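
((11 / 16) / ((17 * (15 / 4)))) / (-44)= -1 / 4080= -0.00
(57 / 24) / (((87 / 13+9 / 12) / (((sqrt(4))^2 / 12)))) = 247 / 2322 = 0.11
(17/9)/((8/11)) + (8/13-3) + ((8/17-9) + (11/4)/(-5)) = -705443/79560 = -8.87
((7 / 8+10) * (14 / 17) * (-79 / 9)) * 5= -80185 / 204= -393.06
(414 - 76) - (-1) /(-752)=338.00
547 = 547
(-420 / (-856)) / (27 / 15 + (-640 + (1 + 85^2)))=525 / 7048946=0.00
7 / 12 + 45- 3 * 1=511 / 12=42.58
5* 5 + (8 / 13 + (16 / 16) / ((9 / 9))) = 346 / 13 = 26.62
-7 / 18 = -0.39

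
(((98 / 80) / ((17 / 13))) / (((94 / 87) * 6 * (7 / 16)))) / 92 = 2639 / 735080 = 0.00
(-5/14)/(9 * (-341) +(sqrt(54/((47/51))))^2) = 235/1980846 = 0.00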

§

(What this task involves)
Set down every record above exactly as written.

(Result for this exercise)
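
((11 / 16) / ((17 * (15 / 4)))) / (-44)= -1 / 4080= -0.00
(57 / 24) / (((87 / 13+9 / 12) / (((sqrt(4))^2 / 12)))) = 247 / 2322 = 0.11
(17/9)/((8/11)) + (8/13-3) + ((8/17-9) + (11/4)/(-5)) = -705443/79560 = -8.87
((7 / 8+10) * (14 / 17) * (-79 / 9)) * 5= -80185 / 204= -393.06
(414 - 76) - (-1) /(-752)=338.00
547 = 547
(-420 / (-856)) / (27 / 15 + (-640 + (1 + 85^2)))=525 / 7048946=0.00
7 / 12 + 45- 3 * 1=511 / 12=42.58
5* 5 + (8 / 13 + (16 / 16) / ((9 / 9))) = 346 / 13 = 26.62
-7 / 18 = -0.39

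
(((98 / 80) / ((17 / 13))) / (((94 / 87) * 6 * (7 / 16)))) / 92 = 2639 / 735080 = 0.00
(-5/14)/(9 * (-341) +(sqrt(54/((47/51))))^2) = 235/1980846 = 0.00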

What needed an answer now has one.